What you are asked to do → Below is a set of entries. Reproduce exactly the lines from the one containing "UTM northing = 2441378" through the end, both included.

Data for the task →
[Start of section]
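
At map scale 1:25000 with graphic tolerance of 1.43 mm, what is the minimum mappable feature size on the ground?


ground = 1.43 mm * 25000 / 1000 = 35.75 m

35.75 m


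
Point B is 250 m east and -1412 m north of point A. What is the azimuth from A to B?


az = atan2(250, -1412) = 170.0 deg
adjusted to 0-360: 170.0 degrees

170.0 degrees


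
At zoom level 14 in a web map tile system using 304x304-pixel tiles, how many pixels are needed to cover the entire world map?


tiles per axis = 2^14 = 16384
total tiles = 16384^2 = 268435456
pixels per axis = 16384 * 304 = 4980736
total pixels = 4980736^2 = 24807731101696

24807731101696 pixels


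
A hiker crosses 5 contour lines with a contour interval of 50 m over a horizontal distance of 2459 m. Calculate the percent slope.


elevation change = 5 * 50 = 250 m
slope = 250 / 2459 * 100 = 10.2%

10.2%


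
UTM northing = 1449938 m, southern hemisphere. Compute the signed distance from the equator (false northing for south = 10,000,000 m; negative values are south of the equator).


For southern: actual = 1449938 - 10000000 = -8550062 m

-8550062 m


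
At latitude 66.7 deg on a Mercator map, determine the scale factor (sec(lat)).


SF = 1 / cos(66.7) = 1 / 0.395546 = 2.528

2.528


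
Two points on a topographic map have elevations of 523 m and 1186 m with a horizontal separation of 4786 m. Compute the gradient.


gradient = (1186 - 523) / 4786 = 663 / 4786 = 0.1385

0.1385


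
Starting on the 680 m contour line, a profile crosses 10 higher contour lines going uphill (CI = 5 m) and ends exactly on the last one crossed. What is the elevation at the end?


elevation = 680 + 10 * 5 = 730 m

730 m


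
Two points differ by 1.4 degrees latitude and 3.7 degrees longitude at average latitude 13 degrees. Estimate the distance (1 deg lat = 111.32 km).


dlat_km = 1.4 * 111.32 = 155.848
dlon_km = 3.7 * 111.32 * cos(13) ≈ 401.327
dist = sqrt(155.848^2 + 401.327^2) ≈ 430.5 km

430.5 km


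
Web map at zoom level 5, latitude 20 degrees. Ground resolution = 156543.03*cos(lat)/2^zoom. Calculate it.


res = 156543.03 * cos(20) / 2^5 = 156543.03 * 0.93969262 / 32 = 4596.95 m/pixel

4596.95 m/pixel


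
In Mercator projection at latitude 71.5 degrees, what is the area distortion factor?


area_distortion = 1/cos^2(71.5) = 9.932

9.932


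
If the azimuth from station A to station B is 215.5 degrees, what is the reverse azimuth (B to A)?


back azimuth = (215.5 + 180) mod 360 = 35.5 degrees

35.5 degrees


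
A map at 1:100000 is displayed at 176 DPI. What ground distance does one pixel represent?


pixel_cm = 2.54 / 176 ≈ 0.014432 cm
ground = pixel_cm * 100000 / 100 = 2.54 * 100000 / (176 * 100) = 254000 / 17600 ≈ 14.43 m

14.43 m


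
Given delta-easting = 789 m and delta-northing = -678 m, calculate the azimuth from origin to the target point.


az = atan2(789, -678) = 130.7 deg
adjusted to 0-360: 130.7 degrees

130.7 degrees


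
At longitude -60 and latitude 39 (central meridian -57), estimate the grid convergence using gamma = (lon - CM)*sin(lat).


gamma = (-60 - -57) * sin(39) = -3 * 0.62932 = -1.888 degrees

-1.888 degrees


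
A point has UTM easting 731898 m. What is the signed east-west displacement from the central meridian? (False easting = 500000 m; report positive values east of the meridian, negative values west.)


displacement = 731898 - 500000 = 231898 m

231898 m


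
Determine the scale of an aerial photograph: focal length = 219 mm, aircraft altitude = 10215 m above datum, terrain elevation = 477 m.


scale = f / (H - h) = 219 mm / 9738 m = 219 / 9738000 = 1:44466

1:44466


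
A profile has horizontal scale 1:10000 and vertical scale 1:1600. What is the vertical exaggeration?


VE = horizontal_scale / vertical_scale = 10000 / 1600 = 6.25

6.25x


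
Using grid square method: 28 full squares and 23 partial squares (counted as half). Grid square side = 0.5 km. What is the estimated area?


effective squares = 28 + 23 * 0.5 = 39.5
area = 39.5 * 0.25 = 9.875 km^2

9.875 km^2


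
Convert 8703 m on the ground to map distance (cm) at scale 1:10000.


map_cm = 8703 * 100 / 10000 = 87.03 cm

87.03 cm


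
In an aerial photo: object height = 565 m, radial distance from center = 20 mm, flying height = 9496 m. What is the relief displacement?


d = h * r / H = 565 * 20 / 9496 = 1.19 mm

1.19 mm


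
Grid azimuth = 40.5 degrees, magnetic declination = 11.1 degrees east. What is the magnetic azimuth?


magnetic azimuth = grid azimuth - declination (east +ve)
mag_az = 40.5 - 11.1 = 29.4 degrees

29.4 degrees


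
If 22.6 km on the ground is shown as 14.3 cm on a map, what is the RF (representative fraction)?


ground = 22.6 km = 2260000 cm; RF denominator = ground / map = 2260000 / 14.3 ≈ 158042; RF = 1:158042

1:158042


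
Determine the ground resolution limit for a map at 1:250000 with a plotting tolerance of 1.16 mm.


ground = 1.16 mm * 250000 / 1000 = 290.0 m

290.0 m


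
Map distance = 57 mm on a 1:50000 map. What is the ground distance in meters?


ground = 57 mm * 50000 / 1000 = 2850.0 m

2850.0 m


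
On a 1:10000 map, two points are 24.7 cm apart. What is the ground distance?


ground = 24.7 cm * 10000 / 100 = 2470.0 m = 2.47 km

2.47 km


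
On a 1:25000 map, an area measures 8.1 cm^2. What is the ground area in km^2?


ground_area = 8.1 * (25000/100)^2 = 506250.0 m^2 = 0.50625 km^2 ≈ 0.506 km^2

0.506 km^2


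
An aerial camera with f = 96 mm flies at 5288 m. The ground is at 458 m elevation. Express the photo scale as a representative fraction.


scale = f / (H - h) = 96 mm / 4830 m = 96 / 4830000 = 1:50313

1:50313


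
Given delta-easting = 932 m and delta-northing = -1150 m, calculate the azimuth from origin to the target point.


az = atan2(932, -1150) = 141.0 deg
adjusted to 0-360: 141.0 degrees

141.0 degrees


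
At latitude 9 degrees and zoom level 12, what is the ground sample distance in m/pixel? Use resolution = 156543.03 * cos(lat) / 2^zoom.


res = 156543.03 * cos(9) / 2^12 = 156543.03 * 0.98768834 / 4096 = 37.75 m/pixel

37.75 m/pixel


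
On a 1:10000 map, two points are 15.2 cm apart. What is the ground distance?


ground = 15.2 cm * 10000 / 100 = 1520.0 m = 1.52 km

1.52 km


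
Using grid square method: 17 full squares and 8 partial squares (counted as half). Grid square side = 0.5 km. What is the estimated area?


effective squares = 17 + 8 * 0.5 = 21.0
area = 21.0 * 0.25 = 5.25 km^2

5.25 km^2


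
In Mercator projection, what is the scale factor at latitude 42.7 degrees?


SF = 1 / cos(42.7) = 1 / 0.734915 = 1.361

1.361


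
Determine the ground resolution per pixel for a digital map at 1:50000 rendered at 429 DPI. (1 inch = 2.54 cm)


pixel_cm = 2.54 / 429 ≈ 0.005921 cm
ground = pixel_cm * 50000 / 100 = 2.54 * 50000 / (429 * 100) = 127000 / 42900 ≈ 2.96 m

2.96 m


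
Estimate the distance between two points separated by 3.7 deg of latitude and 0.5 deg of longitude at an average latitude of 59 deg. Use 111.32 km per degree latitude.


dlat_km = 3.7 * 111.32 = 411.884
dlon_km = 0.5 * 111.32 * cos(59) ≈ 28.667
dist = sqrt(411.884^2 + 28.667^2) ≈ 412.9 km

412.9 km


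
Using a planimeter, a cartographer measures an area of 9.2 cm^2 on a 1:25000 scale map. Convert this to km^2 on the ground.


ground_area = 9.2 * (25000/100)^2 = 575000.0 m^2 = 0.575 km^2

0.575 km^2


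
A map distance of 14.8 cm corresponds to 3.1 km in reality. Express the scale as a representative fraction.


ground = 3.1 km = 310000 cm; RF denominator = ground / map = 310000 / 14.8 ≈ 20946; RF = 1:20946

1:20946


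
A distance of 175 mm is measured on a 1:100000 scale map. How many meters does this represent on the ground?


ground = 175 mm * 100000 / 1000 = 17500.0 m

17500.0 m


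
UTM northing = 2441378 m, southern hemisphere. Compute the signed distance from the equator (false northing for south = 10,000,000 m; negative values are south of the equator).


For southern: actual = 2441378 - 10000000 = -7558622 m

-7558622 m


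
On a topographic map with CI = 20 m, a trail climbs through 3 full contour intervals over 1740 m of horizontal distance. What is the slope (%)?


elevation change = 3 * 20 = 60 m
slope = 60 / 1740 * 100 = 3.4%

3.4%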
[End of section]
Finished task →
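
UTM northing = 2441378 m, southern hemisphere. Compute the signed distance from the equator (false northing for south = 10,000,000 m; negative values are south of the equator).


For southern: actual = 2441378 - 10000000 = -7558622 m

-7558622 m


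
On a topographic map with CI = 20 m, a trail climbs through 3 full contour intervals over 1740 m of horizontal distance. What is the slope (%)?


elevation change = 3 * 20 = 60 m
slope = 60 / 1740 * 100 = 3.4%

3.4%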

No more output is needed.